### [Input records]
****************************************
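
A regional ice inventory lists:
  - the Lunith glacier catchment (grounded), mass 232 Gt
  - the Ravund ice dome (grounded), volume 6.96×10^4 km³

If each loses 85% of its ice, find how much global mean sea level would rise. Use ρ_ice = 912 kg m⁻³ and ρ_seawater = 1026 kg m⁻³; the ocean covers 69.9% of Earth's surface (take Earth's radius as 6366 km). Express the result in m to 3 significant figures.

≈ 0.148 m

Lunith: 0.85 × 232 Gt = 1.972×10^14 kg; dividing by ρ_w = 1026 kg m⁻³ gives 1.922×10^11 m³ of water.
Ravund: 0.85 × 6.96×10^4 km³ × (912/1026) = 5.259×10^4 km³ of water.
Total added water ≈ 5.278×10^13 m³ over 3.56×10^14 m² → Δh = 0.148 m.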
****************************************
### [Exercise details]
Transcribe the listing above in full, so that every line matches exactly.

### [Written reply]
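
A regional ice inventory lists:
  - the Lunith glacier catchment (grounded), mass 232 Gt
  - the Ravund ice dome (grounded), volume 6.96×10^4 km³

If each loses 85% of its ice, find how much global mean sea level would rise. Use ρ_ice = 912 kg m⁻³ and ρ_seawater = 1026 kg m⁻³; the ocean covers 69.9% of Earth's surface (take Earth's radius as 6366 km). Express the result in m to 3 significant figures.

≈ 0.148 m

Lunith: 0.85 × 232 Gt = 1.972×10^14 kg; dividing by ρ_w = 1026 kg m⁻³ gives 1.922×10^11 m³ of water.
Ravund: 0.85 × 6.96×10^4 km³ × (912/1026) = 5.259×10^4 km³ of water.
Total added water ≈ 5.278×10^13 m³ over 3.56×10^14 m² → Δh = 0.148 m.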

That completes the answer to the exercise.